- Your instructions
Copy each line of the entries that contains the word "with".
□ □ □ □
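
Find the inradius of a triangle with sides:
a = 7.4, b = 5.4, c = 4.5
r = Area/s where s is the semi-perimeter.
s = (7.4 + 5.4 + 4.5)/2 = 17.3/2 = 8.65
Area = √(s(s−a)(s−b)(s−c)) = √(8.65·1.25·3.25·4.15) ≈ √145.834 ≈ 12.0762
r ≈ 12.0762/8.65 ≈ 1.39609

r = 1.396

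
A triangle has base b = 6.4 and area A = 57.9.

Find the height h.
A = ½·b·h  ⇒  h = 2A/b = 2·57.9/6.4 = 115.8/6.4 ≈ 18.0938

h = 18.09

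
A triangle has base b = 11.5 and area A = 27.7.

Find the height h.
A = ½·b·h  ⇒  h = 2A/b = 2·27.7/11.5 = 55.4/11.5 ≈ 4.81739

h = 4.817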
□ □ □ □
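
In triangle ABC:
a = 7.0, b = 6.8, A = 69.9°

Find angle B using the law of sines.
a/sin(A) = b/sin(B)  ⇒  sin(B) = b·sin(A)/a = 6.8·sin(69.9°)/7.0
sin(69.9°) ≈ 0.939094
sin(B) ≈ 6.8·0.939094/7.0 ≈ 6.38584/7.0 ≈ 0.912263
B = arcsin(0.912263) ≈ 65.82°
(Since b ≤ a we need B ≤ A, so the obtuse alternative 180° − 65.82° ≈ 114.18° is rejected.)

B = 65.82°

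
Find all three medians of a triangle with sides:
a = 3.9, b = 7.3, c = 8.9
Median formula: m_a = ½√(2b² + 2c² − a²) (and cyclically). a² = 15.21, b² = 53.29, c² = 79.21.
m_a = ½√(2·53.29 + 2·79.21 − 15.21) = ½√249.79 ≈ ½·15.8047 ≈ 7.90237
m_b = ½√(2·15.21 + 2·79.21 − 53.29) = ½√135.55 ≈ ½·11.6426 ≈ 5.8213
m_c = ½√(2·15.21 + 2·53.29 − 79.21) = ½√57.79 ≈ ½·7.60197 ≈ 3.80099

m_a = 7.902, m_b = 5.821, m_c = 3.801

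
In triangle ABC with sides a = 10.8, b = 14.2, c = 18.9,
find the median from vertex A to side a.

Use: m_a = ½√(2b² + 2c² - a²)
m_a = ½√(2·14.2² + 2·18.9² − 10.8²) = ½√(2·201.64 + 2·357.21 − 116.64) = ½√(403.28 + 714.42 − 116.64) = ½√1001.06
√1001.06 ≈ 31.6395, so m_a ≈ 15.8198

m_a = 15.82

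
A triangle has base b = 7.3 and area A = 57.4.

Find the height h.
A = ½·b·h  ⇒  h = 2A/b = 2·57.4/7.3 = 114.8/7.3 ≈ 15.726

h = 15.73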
□ □ □ □
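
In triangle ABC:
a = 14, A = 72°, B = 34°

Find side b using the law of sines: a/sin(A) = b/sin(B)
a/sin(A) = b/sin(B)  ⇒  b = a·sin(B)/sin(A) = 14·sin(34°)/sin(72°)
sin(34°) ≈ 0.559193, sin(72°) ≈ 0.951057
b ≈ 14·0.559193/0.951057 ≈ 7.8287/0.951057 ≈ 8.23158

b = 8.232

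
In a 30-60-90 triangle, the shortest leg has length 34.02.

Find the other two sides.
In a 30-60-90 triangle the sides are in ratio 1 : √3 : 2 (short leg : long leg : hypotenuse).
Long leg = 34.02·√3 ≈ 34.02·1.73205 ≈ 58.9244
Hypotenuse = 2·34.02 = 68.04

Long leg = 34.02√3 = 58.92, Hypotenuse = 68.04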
□ □ □ □
- Task solution
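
Find the inradius of a triangle with sides:
Find all three medians of a triangle with sides:
In triangle ABC with sides a = 10.8, b = 14.2, c = 18.9,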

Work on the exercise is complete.